**WORK TO COMPLETE**
Repeat the records below exactly, beginning at the first line and finishing with the line that contains "Answer: -40/11 ≈ -3.6364".

+++

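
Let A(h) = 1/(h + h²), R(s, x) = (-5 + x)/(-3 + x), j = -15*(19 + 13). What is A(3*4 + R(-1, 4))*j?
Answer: -40/11 ≈ -3.6364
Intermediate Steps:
j = -480 (j = -15*32 = -480)
R(s, x) = (-5 + x)/(-3 + x)
A(3*4 + R(-1, 4))*j = (1/((3*4 + (-5 + 4)/(-3 + 4))*(1 + (3*4 + (-5 + 4)/(-3 + 4)))))*(-480) = (1/((12 - 1/1)*(1 + (12 - 1/1))))*(-480) = (1/((12 + 1*(-1))*(1 + (12 + 1*(-1)))))*(-480) = (1/((12 - 1)*(1 + (12 - 1))))*(-480) = (1/(11*(1 + 11)))*(-480) = ((1/11)/12)*(-480) = ((1/11)*(1/12))*(-480) = (1/132)*(-480) = -40/11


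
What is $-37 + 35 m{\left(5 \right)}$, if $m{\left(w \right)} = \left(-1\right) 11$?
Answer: $-422$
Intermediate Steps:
$m{\left(w \right)} = -11$
$-37 + 35 m{\left(5 \right)} = -37 + 35 \left(-11\right) = -37 - 385 = -422$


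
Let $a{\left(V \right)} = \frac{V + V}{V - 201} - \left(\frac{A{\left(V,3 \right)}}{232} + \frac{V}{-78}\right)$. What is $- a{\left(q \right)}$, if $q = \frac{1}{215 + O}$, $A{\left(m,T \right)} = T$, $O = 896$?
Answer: $\frac{14510798833}{1122392682840} \approx 0.012928$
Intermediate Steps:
$q = \frac{1}{1111}$ ($q = \frac{1}{215 + 896} = \frac{1}{1111} \approx 0.00090009$)
$a{\left(V \right)} = - \frac{3}{232} + \frac{V}{78} + \frac{2 V}{-201 + V}$ ($a{\left(V \right)} = \frac{V + V}{V - 201} - \left(\frac{3}{232} + \frac{V}{-78}\right) = \frac{2 V}{-201 + V} - \left(3 \cdot \frac{1}{232} + V \left(- \frac{1}{78}\right)\right) = \frac{2 V}{-201 + V} - \left(\frac{3}{232} - \frac{V}{78}\right) = \frac{2 V}{-201 + V} + \left(- \frac{3}{232} + \frac{V}{78}\right) = - \frac{3}{232} + \frac{V}{78} + \frac{2 V}{-201 + V}$)
$- a{\left(q \right)} = - \frac{23517 - \frac{5337}{1111} + \frac{116}{1234321}}{9048 \left(-201 + \frac{1}{1111}\right)} = - \frac{23517 - \frac{5337}{1111} + 116 \cdot \frac{1}{1234321}}{9048 \left(- \frac{223310}{1111}\right)} = - \frac{\left(-1111\right) \left(23517 - \frac{5337}{1111} + \frac{116}{1234321}\right)}{9048 \cdot 223310} = - \frac{\left(-1111\right) 29021597666}{9048 \cdot 223310 \cdot 1234321} = \left(-1\right) \left(- \frac{14510798833}{1122392682840}\right) = \frac{14510798833}{1122392682840}$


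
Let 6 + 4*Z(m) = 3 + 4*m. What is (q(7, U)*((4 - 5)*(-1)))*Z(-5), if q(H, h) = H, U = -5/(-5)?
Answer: -161/4 ≈ -40.250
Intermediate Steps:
U = 1 (U = -5*(-⅕) = 1)
Z(m) = -¾ + m (Z(m) = -3/2 + (3 + 4*m)/4 = -3/2 + (¾ + m) = -¾ + m)
(q(7, U)*((4 - 5)*(-1)))*Z(-5) = (7*((4 - 5)*(-1)))*(-¾ - 5) = (7*(-1*(-1)))*(-23/4) = (7*1)*(-23/4) = 7*(-23/4) = -161/4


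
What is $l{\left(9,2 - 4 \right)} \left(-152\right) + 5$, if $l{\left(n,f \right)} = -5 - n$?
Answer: $2133$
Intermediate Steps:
$l{\left(9,2 - 4 \right)} \left(-152\right) + 5 = \left(-5 - 9\right) \left(-152\right) + 5 = \left(-14\right) \left(-152\right) + 5 = 2128 + 5 = 2133$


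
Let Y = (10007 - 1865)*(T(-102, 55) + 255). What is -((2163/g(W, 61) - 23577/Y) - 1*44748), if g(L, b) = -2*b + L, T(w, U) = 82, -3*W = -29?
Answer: 40944945269/914618 ≈ 44767.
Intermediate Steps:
W = 29/3 (W = -⅓*(-29) = 29/3 ≈ 9.6667)
Y = 2743854 (Y = (10007 - 1865)*(82 + 255) = 8142*337 = 2743854)
g(L, b) = L - 2*b
-((2163/g(W, 61) - 23577/Y) - 1*44748) = -((2163/(29/3 - 2*61) - 23577/2743854) - 1*44748) = -((2163/(29/3 - 122) - 23577*1/2743854) - 44748) = -((2163/(-337/3) - 7859/914618) - 44748) = -((2163*(-3/337) - 7859/914618) - 44748) = -((-6489/337 - 7859/914618) - 44748) = -(-17619005/914618 - 44748) = -1*(-40944945269/914618) = 40944945269/914618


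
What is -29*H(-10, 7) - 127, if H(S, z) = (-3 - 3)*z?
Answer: 1091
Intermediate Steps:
H(S, z) = -6*z
-29*H(-10, 7) - 127 = -(-174)*7 - 127 = -29*(-42) - 127 = 1218 - 127 = 1091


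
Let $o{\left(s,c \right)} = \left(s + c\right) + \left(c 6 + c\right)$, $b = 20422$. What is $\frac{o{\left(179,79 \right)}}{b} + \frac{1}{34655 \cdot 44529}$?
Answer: $\frac{1251496693867}{31514260252890} \approx 0.039712$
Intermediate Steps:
$o{\left(s,c \right)} = s + 8 c$ ($o{\left(s,c \right)} = \left(c + s\right) + \left(6 c + c\right) = \left(c + s\right) + 7 c = s + 8 c$)
$\frac{o{\left(179,79 \right)}}{b} + \frac{1}{34655 \cdot 44529} = \frac{179 + 8 \cdot 79}{20422} + \frac{1}{34655 \cdot 44529} = \left(179 + 632\right) \frac{1}{20422} + \frac{1}{34655} \cdot \frac{1}{44529} = 811 \cdot \frac{1}{20422} + \frac{1}{1543152495} = \frac{811}{20422} + \frac{1}{1543152495} = \frac{1251496693867}{31514260252890}$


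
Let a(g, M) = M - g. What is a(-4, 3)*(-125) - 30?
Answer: -905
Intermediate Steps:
a(-4, 3)*(-125) - 30 = (3 - 1*(-4))*(-125) - 30 = (3 + 4)*(-125) - 30 = 7*(-125) - 30 = -875 - 30 = -905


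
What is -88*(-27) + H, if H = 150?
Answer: 2526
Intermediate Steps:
-88*(-27) + H = -88*(-27) + 150 = 2376 + 150 = 2526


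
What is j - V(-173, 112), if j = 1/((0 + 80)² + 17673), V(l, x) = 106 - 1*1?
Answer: -2527664/24073 ≈ -105.00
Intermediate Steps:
V(l, x) = 105 (V(l, x) = 106 - 1 = 105)
j = 1/24073 (j = 1/(80² + 17673) = 1/(6400 + 17673) = 1/24073 ≈ 4.1540e-5)
j - V(-173, 112) = 1/24073 - 1*105 = 1/24073 - 105 = -2527664/24073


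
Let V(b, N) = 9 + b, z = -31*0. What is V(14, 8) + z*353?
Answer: 23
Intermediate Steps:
z = 0
V(14, 8) + z*353 = (9 + 14) + 0*353 = 23 + 0 = 23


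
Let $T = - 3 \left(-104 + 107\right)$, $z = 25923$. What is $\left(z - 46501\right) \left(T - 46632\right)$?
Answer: $959778498$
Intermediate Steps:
$T = -9$ ($T = \left(-3\right) 3 = -9$)
$\left(z - 46501\right) \left(T - 46632\right) = \left(25923 - 46501\right) \left(-9 - 46632\right) = \left(-20578\right) \left(-46641\right) = 959778498$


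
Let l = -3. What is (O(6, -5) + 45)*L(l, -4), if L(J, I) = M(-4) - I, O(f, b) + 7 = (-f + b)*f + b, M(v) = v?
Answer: 0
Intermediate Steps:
O(f, b) = -7 + b + f*(b - f) (O(f, b) = -7 + ((-f + b)*f + b) = -7 + ((b - f)*f + b) = -7 + (f*(b - f) + b) = -7 + (b + f*(b - f)) = -7 + b + f*(b - f))
L(J, I) = -4 - I
(O(6, -5) + 45)*L(l, -4) = ((-7 - 5 - 1*6**2 - 5*6) + 45)*(-4 - 1*(-4)) = ((-7 - 5 - 1*36 - 30) + 45)*(-4 + 4) = ((-7 - 5 - 36 - 30) + 45)*0 = (-78 + 45)*0 = -33*0 = 0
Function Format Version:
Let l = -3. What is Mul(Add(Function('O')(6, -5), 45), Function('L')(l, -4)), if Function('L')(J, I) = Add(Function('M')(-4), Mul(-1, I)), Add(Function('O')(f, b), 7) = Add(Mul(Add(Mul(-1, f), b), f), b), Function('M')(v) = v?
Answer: 0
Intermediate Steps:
Function('O')(f, b) = Add(-7, b, Mul(f, Add(b, Mul(-1, f)))) (Function('O')(f, b) = Add(-7, Add(Mul(Add(Mul(-1, f), b), f), b)) = Add(-7, Add(Mul(Add(b, Mul(-1, f)), f), b)) = Add(-7, Add(Mul(f, Add(b, Mul(-1, f))), b)) = Add(-7, Add(b, Mul(f, Add(b, Mul(-1, f))))) = Add(-7, b, Mul(f, Add(b, Mul(-1, f)))))
Function('L')(J, I) = Add(-4, Mul(-1, I))
Mul(Add(Function('O')(6, -5), 45), Function('L')(l, -4)) = Mul(Add(Add(-7, -5, Mul(-1, Pow(6, 2)), Mul(-5, 6)), 45), Add(-4, Mul(-1, -4))) = Mul(Add(Add(-7, -5, Mul(-1, 36), -30), 45), Add(-4, 4)) = Mul(Add(Add(-7, -5, -36, -30), 45), 0) = Mul(Add(-78, 45), 0) = Mul(-33, 0) = 0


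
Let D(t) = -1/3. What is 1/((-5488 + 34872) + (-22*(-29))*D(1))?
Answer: 3/87514 ≈ 3.4280e-5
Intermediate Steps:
D(t) = -⅓ (D(t) = -1*⅓ = -⅓)
1/((-5488 + 34872) + (-22*(-29))*D(1)) = 1/((-5488 + 34872) - 22*(-29)*(-⅓)) = 1/(29384 + 638*(-⅓)) = 1/(29384 - 638/3) = 1/(87514/3) = 3/87514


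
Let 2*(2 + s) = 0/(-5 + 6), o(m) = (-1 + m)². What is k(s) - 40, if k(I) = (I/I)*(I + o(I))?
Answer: -33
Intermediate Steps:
s = -2 (s = -2 + (0/(-5 + 6))/2 = -2 + (0/1)/2 = -2 + (1*0)/2 = -2 + (½)*0 = -2 + 0 = -2)
k(I) = I + (-1 + I)² (k(I) = (I/I)*(I + (-1 + I)²) = 1*(I + (-1 + I)²) = I + (-1 + I)²)
k(s) - 40 = (-2 + (-1 - 2)²) - 40 = (-2 + (-3)²) - 40 = (-2 + 9) - 40 = 7 - 40 = -33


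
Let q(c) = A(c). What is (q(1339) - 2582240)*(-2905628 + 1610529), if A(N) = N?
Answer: 3342522304199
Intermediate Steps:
q(c) = c
(q(1339) - 2582240)*(-2905628 + 1610529) = (1339 - 2582240)*(-2905628 + 1610529) = -2580901*(-1295099) = 3342522304199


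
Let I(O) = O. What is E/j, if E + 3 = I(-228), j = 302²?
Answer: -231/91204 ≈ -0.0025328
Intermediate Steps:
j = 91204
E = -231 (E = -3 - 228 = -231)
E/j = -231/91204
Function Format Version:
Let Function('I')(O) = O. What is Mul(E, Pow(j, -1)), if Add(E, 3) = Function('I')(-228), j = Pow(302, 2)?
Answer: Rational(-231, 91204) ≈ -0.0025328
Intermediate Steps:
j = 91204
E = -231 (E = Add(-3, -228) = -231)
Mul(E, Pow(j, -1)) = Mul(-231, Pow(91204, -1)) = Mul(-231, Rational(1, 91204)) = Rational(-231, 91204)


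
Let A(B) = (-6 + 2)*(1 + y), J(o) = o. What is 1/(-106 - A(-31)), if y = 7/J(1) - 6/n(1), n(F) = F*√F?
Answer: -1/98 ≈ -0.010204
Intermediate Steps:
n(F) = F^(3/2)
y = 1 (y = 7/1 - 6/(1^(3/2)) = 7*1 - 6/1 = 7 - 6*1 = 7 - 6 = 1)
A(B) = -8 (A(B) = (-6 + 2)*(1 + 1) = -4*2 = -8)
1/(-106 - A(-31)) = 1/(-106 - 1*(-8)) = 1/(-106 + 8) = 1/(-98) = -1/98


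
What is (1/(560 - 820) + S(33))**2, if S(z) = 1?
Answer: 67081/67600 ≈ 0.99232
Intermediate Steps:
(1/(560 - 820) + S(33))**2 = (1/(560 - 820) + 1)**2 = (1/(-260) + 1)**2 = (-1/260 + 1)**2 = (259/260)**2 = 67081/67600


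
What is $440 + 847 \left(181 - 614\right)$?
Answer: $-366311$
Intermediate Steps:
$440 + 847 \left(181 - 614\right) = 440 + 847 \left(-433\right) = 440 - 366751 = -366311$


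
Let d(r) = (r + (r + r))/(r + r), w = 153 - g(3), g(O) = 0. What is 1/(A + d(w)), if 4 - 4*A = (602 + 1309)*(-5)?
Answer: 4/9565 ≈ 0.00041819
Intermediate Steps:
A = 9559/4 (A = 1 - (602 + 1309)*(-5)/4 = 1 - 1911*(-5)/4 = 1 - 1/4*(-9555) = 1 + 9555/4 = 9559/4 ≈ 2389.8)
w = 153 (w = 153 - 1*0 = 153 + 0 = 153)
d(r) = 3/2 (d(r) = (r + 2*r)/((2*r)) = (3*r)*(1/(2*r)) = 3/2)
1/(A + d(w)) = 1/(9559/4 + 3/2) = 1/(9565/4) = 4/9565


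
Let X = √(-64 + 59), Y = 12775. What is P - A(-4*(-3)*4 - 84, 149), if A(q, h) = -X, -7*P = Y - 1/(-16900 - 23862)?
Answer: -520734551/285334 + I*√5 ≈ -1825.0 + 2.2361*I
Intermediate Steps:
P = -520734551/285334 (P = -(12775 - 1/(-16900 - 23862))/7 = -(12775 - 1/(-40762))/7 = -(12775 - 1*(-1/40762))/7 = -(12775 + 1/40762)/7 = -⅐*520734551/40762 = -520734551/285334 ≈ -1825.0)
X = I*√5 (X = √(-5) = I*√5 ≈ 2.2361*I)
A(q, h) = -I*√5
P - A(-4*(-3)*4 - 84, 149) = -520734551/285334 - (-1)*I*√5 = -520734551/285334 + I*√5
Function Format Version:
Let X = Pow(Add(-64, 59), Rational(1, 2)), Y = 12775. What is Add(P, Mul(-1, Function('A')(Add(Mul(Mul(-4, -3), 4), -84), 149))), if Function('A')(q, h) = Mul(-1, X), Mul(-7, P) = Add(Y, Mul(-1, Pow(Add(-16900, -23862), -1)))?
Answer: Add(Rational(-520734551, 285334), Mul(I, Pow(5, Rational(1, 2)))) ≈ Add(-1825.0, Mul(2.2361, I))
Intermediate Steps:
P = Rational(-520734551, 285334) (P = Mul(Rational(-1, 7), Add(12775, Mul(-1, Pow(Add(-16900, -23862), -1)))) = Mul(Rational(-1, 7), Add(12775, Mul(-1, Pow(-40762, -1)))) = Mul(Rational(-1, 7), Add(12775, Mul(-1, Rational(-1, 40762)))) = Mul(Rational(-1, 7), Add(12775, Rational(1, 40762))) = Mul(Rational(-1, 7), Rational(520734551, 40762)) = Rational(-520734551, 285334) ≈ -1825.0)
X = Mul(I, Pow(5, Rational(1, 2))) (X = Pow(-5, Rational(1, 2)) = Mul(I, Pow(5, Rational(1, 2))) ≈ Mul(2.2361, I))
Function('A')(q, h) = Mul(-1, I, Pow(5, Rational(1, 2))) (Function('A')(q, h) = Mul(-1, Mul(I, Pow(5, Rational(1, 2)))) = Mul(-1, I, Pow(5, Rational(1, 2))))
Add(P, Mul(-1, Function('A')(Add(Mul(Mul(-4, -3), 4), -84), 149))) = Add(Rational(-520734551, 285334), Mul(-1, Mul(-1, I, Pow(5, Rational(1, 2))))) = Add(Rational(-520734551, 285334), Mul(I, Pow(5, Rational(1, 2))))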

+++

**RESPONSE TO THE EXERCISE**
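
Let A(h) = 1/(h + h²), R(s, x) = (-5 + x)/(-3 + x), j = -15*(19 + 13). What is A(3*4 + R(-1, 4))*j?
Answer: -40/11 ≈ -3.6364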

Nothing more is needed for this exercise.